> **What to work on**:
Scan the records for lines with the string "final". Say how many there are, and add nothing.

[Saved data entries]
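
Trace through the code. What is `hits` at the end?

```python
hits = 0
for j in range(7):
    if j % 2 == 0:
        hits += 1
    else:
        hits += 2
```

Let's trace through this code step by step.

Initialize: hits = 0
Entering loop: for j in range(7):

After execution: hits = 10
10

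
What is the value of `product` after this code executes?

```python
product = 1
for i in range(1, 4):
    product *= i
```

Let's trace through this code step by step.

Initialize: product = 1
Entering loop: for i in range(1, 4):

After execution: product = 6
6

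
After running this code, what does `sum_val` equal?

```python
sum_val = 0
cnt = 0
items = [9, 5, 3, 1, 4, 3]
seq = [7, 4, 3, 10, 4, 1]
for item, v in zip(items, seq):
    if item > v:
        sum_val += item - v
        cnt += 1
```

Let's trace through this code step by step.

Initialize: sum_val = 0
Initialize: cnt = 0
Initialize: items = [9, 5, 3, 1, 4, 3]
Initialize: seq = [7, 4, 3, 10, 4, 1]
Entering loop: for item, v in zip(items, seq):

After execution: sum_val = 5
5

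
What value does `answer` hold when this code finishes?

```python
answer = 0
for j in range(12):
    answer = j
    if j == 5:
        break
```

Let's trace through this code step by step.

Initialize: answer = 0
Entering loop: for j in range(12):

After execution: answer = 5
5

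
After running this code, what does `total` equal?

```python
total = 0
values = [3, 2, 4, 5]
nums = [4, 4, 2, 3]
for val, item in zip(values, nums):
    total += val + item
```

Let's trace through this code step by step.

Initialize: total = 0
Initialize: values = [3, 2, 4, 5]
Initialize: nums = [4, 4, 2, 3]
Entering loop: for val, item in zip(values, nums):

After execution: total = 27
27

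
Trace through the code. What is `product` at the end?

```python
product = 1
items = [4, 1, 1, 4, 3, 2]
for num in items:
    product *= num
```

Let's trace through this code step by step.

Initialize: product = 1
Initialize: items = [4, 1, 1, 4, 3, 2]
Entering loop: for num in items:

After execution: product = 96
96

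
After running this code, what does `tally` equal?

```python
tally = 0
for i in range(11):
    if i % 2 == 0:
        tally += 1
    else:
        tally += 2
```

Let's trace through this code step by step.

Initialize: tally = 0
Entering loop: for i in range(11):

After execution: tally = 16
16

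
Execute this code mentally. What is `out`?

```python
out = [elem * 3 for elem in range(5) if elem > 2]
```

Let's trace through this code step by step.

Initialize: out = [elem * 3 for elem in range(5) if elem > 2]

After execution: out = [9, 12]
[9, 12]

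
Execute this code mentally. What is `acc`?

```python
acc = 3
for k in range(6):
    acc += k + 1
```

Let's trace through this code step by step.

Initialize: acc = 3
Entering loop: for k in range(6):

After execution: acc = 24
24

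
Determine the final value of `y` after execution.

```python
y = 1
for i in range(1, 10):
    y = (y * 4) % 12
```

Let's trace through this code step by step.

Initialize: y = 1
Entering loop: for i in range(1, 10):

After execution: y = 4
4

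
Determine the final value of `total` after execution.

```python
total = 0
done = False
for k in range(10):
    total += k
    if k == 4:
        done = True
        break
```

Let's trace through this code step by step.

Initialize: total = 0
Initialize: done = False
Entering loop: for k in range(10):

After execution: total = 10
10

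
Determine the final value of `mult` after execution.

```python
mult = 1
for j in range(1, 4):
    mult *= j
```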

> **The completed task**:
3